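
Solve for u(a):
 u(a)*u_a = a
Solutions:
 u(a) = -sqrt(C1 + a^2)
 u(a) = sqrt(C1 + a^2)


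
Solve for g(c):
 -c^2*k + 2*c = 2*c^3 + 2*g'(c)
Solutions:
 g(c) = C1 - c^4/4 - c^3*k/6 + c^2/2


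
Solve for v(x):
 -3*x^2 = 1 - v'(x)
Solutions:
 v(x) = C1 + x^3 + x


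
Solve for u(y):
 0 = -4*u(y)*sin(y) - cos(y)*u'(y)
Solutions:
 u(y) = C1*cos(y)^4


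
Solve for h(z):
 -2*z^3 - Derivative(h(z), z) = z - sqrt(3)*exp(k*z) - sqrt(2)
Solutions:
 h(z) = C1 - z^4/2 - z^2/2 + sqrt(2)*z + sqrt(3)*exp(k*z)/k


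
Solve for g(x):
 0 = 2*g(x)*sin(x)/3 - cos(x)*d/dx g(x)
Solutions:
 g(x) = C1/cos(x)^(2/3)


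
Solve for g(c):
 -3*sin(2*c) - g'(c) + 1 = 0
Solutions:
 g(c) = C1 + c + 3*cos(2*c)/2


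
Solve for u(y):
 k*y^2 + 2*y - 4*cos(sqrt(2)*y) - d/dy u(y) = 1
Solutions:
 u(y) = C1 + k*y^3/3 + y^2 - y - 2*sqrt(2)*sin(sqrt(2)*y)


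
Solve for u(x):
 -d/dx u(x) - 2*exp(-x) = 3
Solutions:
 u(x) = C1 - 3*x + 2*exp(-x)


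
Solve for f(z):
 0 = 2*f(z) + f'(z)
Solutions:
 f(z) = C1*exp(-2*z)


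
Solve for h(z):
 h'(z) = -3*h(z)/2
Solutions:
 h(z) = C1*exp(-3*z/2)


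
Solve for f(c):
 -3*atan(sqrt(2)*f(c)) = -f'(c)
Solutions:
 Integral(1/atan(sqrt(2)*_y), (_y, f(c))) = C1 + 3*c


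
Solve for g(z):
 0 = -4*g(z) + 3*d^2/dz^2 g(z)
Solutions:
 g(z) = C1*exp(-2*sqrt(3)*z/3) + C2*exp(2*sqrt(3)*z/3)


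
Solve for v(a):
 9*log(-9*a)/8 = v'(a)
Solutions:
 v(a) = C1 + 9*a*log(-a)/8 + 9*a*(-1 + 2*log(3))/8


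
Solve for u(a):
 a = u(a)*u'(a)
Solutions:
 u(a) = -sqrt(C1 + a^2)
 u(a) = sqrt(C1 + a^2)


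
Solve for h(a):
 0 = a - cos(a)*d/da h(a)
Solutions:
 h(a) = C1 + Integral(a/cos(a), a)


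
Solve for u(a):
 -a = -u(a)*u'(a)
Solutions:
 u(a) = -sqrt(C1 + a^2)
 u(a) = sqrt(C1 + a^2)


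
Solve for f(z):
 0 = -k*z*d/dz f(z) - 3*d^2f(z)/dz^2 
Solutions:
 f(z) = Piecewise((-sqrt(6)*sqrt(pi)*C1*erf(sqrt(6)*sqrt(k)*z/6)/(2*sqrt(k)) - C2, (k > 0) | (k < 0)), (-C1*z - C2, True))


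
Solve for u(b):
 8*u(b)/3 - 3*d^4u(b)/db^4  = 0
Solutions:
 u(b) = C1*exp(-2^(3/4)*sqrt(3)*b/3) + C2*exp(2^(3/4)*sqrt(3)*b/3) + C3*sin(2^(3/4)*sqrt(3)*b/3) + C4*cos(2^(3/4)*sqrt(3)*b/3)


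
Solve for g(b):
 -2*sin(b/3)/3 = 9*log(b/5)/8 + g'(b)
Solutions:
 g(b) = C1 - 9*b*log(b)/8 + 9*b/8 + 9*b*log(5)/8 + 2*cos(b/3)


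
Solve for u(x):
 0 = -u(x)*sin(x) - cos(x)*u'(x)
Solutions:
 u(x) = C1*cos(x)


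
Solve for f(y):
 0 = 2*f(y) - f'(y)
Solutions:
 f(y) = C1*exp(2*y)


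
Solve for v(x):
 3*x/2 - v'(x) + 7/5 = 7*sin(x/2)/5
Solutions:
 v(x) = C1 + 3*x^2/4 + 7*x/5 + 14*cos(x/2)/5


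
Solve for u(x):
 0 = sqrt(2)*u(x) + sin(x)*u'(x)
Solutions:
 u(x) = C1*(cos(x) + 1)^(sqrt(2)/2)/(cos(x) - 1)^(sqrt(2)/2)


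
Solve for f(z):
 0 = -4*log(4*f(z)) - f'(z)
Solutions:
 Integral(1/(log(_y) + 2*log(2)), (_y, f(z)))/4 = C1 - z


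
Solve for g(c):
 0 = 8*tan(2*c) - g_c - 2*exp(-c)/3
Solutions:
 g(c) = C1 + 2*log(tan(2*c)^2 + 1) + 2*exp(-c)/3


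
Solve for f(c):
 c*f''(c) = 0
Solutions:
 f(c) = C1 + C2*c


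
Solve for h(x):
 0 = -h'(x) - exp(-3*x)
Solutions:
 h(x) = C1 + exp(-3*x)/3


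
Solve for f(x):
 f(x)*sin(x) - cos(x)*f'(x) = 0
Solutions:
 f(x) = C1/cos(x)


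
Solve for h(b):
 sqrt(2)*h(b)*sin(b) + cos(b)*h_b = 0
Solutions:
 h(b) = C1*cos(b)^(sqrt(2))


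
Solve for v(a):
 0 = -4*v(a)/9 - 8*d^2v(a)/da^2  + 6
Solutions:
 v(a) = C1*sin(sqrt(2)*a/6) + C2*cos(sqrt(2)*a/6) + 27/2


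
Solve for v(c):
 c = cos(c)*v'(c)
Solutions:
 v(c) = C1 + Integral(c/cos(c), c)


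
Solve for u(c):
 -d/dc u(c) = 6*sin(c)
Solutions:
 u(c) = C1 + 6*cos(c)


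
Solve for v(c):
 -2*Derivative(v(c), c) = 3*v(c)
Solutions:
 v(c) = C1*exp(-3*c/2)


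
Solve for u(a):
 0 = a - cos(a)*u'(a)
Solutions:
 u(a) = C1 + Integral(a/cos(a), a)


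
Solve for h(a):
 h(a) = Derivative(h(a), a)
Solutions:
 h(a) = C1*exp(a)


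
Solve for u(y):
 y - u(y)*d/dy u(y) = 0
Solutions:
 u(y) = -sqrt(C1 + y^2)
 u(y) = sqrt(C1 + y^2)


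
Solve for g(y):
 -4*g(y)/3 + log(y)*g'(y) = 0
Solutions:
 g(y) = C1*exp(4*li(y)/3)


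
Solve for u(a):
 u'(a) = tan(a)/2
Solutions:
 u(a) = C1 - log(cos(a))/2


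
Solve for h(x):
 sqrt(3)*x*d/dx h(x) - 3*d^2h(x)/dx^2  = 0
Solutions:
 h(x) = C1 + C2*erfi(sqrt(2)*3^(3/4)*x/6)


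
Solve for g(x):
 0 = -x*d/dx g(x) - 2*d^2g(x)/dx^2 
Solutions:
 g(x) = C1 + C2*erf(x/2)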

---*---

From the data, pick out every line that includes "Derivative".

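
 -2*z^3 - Derivative(h(z), z) = z - sqrt(3)*exp(k*z) - sqrt(2)
 -2*Derivative(v(c), c) = 3*v(c)
 h(a) = Derivative(h(a), a)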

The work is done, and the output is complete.